**Requirement:** Find the line holding "(((11 / 7)*(-10))" in the entries below. Give it again exactly, along with every line after it up to and including the line holding "(7 /2)^1 * ((5 /1)".

**Data excerpts:**

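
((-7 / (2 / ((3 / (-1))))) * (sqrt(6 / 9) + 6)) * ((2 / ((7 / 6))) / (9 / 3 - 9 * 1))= -18 - sqrt(6)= -20.45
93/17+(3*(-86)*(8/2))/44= -3363/187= -17.98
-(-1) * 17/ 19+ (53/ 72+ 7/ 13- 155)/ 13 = -10.93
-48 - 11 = -59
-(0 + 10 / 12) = -0.83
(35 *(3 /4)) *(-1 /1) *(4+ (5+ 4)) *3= -4095 /4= -1023.75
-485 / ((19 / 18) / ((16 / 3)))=-46560 / 19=-2450.53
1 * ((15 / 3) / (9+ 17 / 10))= 50 / 107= 0.47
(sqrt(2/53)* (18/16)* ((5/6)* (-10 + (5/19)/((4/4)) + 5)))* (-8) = 675* sqrt(106)/1007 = 6.90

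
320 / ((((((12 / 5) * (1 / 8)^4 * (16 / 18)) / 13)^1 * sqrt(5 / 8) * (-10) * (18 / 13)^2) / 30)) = -44994560 * sqrt(10) / 9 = -15809476.88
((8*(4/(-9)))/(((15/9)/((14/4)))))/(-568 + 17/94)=1504/114375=0.01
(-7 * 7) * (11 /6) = -539 /6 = -89.83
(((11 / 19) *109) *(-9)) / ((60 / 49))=-176253 / 380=-463.82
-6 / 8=-3 / 4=-0.75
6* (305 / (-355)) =-366 / 71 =-5.15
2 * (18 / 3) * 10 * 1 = 120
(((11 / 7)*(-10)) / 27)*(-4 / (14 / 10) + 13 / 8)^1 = 1265 / 1764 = 0.72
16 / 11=1.45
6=6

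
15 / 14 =1.07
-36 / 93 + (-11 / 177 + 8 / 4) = 8509 / 5487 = 1.55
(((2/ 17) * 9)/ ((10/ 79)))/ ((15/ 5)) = 237/ 85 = 2.79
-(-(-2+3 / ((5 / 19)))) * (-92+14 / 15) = -856.03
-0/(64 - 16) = 0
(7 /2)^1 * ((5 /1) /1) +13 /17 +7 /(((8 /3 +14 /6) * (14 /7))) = 1612 /85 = 18.96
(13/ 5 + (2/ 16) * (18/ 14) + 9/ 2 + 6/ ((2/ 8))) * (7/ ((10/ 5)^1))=8753/ 80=109.41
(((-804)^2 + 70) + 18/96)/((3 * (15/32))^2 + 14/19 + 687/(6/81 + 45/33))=1345.28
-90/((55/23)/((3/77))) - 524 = -445070/847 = -525.47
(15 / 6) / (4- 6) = -5 / 4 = -1.25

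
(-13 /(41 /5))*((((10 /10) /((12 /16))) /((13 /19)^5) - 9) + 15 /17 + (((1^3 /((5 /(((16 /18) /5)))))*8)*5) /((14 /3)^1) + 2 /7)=-904422872 /418047357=-2.16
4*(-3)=-12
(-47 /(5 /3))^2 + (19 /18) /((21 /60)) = 1257253 /1575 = 798.26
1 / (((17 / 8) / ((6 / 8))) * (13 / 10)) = 0.27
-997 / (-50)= 997 / 50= 19.94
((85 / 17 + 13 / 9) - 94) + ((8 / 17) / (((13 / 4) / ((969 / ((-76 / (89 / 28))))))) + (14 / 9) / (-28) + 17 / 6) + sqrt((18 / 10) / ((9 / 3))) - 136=-185623 / 819 + sqrt(15) / 5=-225.87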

**Finished exercise:**
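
(((11 / 7)*(-10)) / 27)*(-4 / (14 / 10) + 13 / 8)^1 = 1265 / 1764 = 0.72
16 / 11=1.45
6=6

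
15 / 14 =1.07
-36 / 93 + (-11 / 177 + 8 / 4) = 8509 / 5487 = 1.55
(((2/ 17) * 9)/ ((10/ 79)))/ ((15/ 5)) = 237/ 85 = 2.79
-(-(-2+3 / ((5 / 19)))) * (-92+14 / 15) = -856.03
-0/(64 - 16) = 0
(7 /2)^1 * ((5 /1) /1) +13 /17 +7 /(((8 /3 +14 /6) * (14 /7))) = 1612 /85 = 18.96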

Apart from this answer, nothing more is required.